EXERCISE PROMPT
Line count for the string "rectilinear": state how many lines in the records below hold it, giving only the number.

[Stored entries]
· · · · · · ·
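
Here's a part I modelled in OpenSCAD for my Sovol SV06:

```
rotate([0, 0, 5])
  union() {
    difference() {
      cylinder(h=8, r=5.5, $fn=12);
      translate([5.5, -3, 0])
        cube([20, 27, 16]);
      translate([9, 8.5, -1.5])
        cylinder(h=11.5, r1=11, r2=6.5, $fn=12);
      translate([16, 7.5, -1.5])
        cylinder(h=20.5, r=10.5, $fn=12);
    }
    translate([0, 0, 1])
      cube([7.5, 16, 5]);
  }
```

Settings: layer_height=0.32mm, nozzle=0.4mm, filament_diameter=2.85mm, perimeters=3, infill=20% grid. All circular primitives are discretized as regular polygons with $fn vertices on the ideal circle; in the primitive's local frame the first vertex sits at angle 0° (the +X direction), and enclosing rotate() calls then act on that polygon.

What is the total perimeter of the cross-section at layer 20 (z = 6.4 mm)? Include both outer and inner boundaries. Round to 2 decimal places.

At z = 6.4 mm: the cylinder: section is a regular 12-gon, circumradius r=5.5 (perimeter = 2·12·5.500·sin(180°/12) = 34.16 mm); the cube at (5.5, -3) (footprint 20×27) is included at this height (perimeter 94.00 mm); the cone at (9, 8.5) (r1=11→r2=6.5) has section circumradius 7.909 here — a regular 12-gon (perimeter = 2·12·7.909·sin(180°/12) = 49.13 mm); the r=10.5 cylinder at (16, 7.5) gives a regular 12-gon of circumradius 10.5 (constant along its height) (perimeter = 2·12·10.500·sin(180°/12) = 65.22 mm); After the difference (first − rest): starting from the r=5.5 cylinder, the 20×27 cube at (5.5, -3) misses the remaining region (no effect); the cone at (9, 8.5) partially overlaps it — only the 2.14 mm² overlap (of its 187.64 mm²) is removed, clipping the outline; the r=10.5 cylinder at (16, 7.5) misses the remaining region (no effect) — boundary = 33.97 mm; the cube is not intersected at this z (z outside [1, 6]); Merging all regions: only that combined region is present, so the union is just that shape — boundary = 33.97 mm; (whole slice rotated 5° about Z — lengths, areas and connectivity unchanged). Overall, the cross-section is a single solid region. Total boundary length (outer) = 33.97 mm.

33.97 mm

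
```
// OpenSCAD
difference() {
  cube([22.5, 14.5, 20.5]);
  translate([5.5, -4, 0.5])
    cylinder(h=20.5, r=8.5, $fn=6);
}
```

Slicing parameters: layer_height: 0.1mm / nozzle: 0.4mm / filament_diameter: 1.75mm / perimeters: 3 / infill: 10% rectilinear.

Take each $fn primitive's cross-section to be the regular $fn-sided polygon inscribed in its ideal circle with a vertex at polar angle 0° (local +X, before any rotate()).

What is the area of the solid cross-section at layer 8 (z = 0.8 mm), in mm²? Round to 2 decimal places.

291.57 mm²

At z = 0.8 mm: the 22.5×14.5 cube contributes its full rectangle (area 326.25 mm²); the r=8.5 cylinder at (5.5, -4) gives a regular 6-gon of circumradius 8.5 (constant along its height) (area = (6/2)·8.500²·sin(360°/6) = 187.71 mm²); Taking the first minus the rest: starting from the 22.5×14.5 cube (326.25 mm²), the r=8.5 cylinder at (5.5, -4) partially overlaps it — only the 34.68 mm² overlap (of its 187.71 mm²) is removed, clipping the outline — area = 291.57 mm². Overall, the cross-section is a single solid region. Net area = 291.57 mm².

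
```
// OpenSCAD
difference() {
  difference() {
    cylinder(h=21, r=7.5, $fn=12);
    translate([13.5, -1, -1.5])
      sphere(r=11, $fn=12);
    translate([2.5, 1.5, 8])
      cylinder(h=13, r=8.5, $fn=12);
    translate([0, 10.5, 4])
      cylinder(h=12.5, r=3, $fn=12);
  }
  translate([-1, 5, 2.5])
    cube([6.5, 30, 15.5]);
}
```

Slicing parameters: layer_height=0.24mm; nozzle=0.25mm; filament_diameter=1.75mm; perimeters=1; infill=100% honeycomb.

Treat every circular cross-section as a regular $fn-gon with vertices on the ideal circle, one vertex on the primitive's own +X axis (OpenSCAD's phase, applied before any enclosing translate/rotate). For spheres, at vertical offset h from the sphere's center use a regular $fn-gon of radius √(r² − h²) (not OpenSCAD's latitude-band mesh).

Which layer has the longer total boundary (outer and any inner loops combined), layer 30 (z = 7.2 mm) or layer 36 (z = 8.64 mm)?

layer 30 (z = 7.2 mm)

Layer 30 (z = 7.2): the r=7.5 cylinder contributes a regular 12-gon of circumradius 7.5 (perimeter = 2·12·7.500·sin(180°/12) = 46.59 mm); the r=11 sphere at (13.5, -1) slices to a regular 12-gon of circumradius 6.731 (√(r²−h²) with h=8.7 from center) (perimeter = 2·12·6.731·sin(180°/12) = 41.81 mm); the cylinder at (2.5, 1.5) does not reach this height (z outside [8, 21]); the cylinder at (0, 10.5): section is a regular 12-gon, circumradius r=3 (perimeter = 2·12·3.000·sin(180°/12) = 18.63 mm); Subtracting the remaining from the first: starting from the r=7.5 cylinder, the r=11 sphere at (13.5, -1) partially overlaps it — only the 0.86 mm² overlap (of its 135.93 mm²) is removed, clipping the outline; the r=3 cylinder at (0, 10.5) misses the remaining region (no effect) — boundary = 46.59 mm; the cube at (-1, 5) is present — its section is the full 6.5×30 rectangle (perimeter 73.00 mm); After the difference (first − rest): starting from that combined region, the 6.5×30 cube at (-1, 5) partially overlaps it — only the 10.97 mm² overlap (of its 195.00 mm²) is removed, clipping the outline — boundary = 48.03 mm. So its perimeter = 48.03 mm. Layer 36 (z = 8.64): the r=7.5 cylinder gives a regular 12-gon of circumradius 7.5 (constant along its height) (perimeter = 2·12·7.500·sin(180°/12) = 46.59 mm); the r=11 sphere at (13.5, -1) contributes a regular 12-gon of circumradius √(11²−10.14²) = 4.264 (perimeter = 2·12·4.264·sin(180°/12) = 26.49 mm); the cylinder at (2.5, 1.5): section is a regular 12-gon, circumradius r=8.5 (perimeter = 2·12·8.500·sin(180°/12) = 52.80 mm); the r=3 cylinder at (0, 10.5) gives a regular 12-gon of circumradius 3 (constant along its height) (perimeter = 2·12·3.000·sin(180°/12) = 18.63 mm); Taking the first minus the rest: starting from the r=7.5 cylinder, the r=11 sphere at (13.5, -1) misses the remaining region (no effect); the r=8.5 cylinder at (2.5, 1.5) partially overlaps it — only the 144.82 mm² overlap (of its 216.75 mm²) is removed, clipping the outline; the r=3 cylinder at (0, 10.5) misses the remaining region (no effect) — boundary = 36.66 mm; the 6.5×30 cube at (-1, 5) contributes its full rectangle (perimeter 73.00 mm); Taking the first minus the rest: starting from the result so far, the 6.5×30 cube at (-1, 5) misses the remaining region (no effect) — boundary = 36.66 mm. So its perimeter = 36.66 mm. Layer 30 is larger (48.03 vs 36.66 mm).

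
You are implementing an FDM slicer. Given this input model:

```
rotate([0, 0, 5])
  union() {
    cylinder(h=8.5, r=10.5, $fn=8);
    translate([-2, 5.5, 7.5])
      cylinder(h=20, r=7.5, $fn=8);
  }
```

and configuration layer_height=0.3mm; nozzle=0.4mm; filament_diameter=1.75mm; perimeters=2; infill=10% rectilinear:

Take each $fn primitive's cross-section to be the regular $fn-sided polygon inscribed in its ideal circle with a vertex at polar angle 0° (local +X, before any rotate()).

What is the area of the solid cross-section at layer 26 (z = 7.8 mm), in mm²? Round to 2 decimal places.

346.51 mm²

At z = 7.8 mm: the cylinder: section is a regular 8-gon, circumradius r=10.5 (area = (8/2)·10.500²·sin(360°/8) = 311.83 mm²); the r=7.5 cylinder at (-2, 5.5) gives a regular 8-gon of circumradius 7.5 (constant along its height) (area = (8/2)·7.500²·sin(360°/8) = 159.10 mm²); Taking the union: the regions partially overlap — summed areas 470.93 mm² minus the doubly-counted overlap 124.42 mm² gives 346.51 mm² — area = 346.51 mm²; (rotated 5° about Z; rotation is an isometry so areas/perimeters/island counts are preserved). Overall, the cross-section is a single solid region. Net area = 346.51 mm².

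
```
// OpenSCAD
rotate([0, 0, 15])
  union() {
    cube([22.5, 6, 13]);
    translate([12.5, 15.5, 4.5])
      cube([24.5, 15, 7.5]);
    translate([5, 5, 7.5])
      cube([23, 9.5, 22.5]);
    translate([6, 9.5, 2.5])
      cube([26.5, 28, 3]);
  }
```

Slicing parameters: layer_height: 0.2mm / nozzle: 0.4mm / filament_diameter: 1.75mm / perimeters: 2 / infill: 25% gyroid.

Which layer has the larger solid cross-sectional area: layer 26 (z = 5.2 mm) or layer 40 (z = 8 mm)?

layer 26 (z = 5.2 mm)

Layer 26 (z = 5.2): the cube (footprint 22.5×6) is included at this height (area 135.00 mm²); the cube at (12.5, 15.5) is present — its section is the full 24.5×15 rectangle (area 367.50 mm²); the cube at (5, 5) does not reach this height (z outside [7.5, 30]); the 26.5×28 cube at (6, 9.5) contributes its full rectangle (area 742.00 mm²); Merging all regions: the regions partially overlap — summed areas 1244.50 mm² minus the doubly-counted overlap 300.00 mm² gives 944.50 mm² — area = 944.50 mm²; (rotated 15° about Z; rotation is an isometry so areas/perimeters/island counts are preserved). So its area = 944.50 mm². Layer 40 (z = 8): the cube is present — its section is the full 22.5×6 rectangle (area 135.00 mm²); the cube at (12.5, 15.5) (footprint 24.5×15) is included at this height (area 367.50 mm²); the cube at (5, 5) is present — its section is the full 23×9.5 rectangle (area 218.50 mm²); the cube at (6, 9.5) is not intersected at this z (z outside [2.5, 5.5]); Merging all regions: the regions partially overlap — summed areas 721.00 mm² minus the doubly-counted overlap 17.50 mm² gives 703.50 mm² — area = 703.50 mm²; (whole slice rotated 15° about Z — lengths, areas and connectivity unchanged). So its area = 703.50 mm². Layer 26 is larger (944.50 vs 703.50 mm²).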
· · · · · · ·
EXPECTED ANSWER
2